*** RECORDS TO USE ***
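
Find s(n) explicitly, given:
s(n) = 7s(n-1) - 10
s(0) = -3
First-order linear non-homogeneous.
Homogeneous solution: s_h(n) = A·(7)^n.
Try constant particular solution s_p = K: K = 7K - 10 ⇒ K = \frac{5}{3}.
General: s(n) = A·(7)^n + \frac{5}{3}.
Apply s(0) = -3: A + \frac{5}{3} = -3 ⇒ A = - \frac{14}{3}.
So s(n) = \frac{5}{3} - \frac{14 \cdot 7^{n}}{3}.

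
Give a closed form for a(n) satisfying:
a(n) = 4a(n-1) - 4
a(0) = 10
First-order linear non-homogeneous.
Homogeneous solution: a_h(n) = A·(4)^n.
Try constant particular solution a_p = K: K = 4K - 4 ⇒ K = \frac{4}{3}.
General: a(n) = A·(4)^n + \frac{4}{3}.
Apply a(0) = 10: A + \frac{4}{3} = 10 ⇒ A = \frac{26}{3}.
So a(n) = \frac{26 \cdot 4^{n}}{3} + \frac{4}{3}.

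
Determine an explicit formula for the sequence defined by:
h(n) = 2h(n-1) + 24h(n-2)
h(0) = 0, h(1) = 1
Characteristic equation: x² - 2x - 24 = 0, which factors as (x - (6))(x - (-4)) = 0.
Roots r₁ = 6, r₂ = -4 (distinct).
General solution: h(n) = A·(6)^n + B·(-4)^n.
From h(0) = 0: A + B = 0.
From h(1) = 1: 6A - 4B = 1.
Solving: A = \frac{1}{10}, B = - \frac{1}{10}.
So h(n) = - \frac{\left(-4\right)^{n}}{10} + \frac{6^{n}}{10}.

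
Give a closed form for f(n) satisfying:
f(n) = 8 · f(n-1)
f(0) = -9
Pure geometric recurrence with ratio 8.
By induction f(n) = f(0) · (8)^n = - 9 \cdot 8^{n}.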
*** End of RECORDS TO USE ***
*** RECORDS TO USE ***
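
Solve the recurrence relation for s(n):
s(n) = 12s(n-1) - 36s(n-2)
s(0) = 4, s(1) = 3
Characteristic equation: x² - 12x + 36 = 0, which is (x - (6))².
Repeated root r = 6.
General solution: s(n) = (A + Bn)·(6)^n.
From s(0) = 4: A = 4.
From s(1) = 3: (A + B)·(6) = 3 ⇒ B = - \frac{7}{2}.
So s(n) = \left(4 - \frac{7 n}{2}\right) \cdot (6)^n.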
*** End of RECORDS TO USE ***
HOW TO COMPLETE THIS TASK.
Working from the material above, retype exactly the lines from the one with "h(n) = 2h(n-1) + 24h(n-2)" through the one with "f(n) = 8 · f(n-1)", both included, and only those lines.

RESULT OF THE TASK.
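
h(n) = 2h(n-1) + 24h(n-2)
h(0) = 0, h(1) = 1
Characteristic equation: x² - 2x - 24 = 0, which factors as (x - (6))(x - (-4)) = 0.
Roots r₁ = 6, r₂ = -4 (distinct).
General solution: h(n) = A·(6)^n + B·(-4)^n.
From h(0) = 0: A + B = 0.
From h(1) = 1: 6A - 4B = 1.
Solving: A = \frac{1}{10}, B = - \frac{1}{10}.
So h(n) = - \frac{\left(-4\right)^{n}}{10} + \frac{6^{n}}{10}.

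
Give a closed form for f(n) satisfying:
f(n) = 8 · f(n-1)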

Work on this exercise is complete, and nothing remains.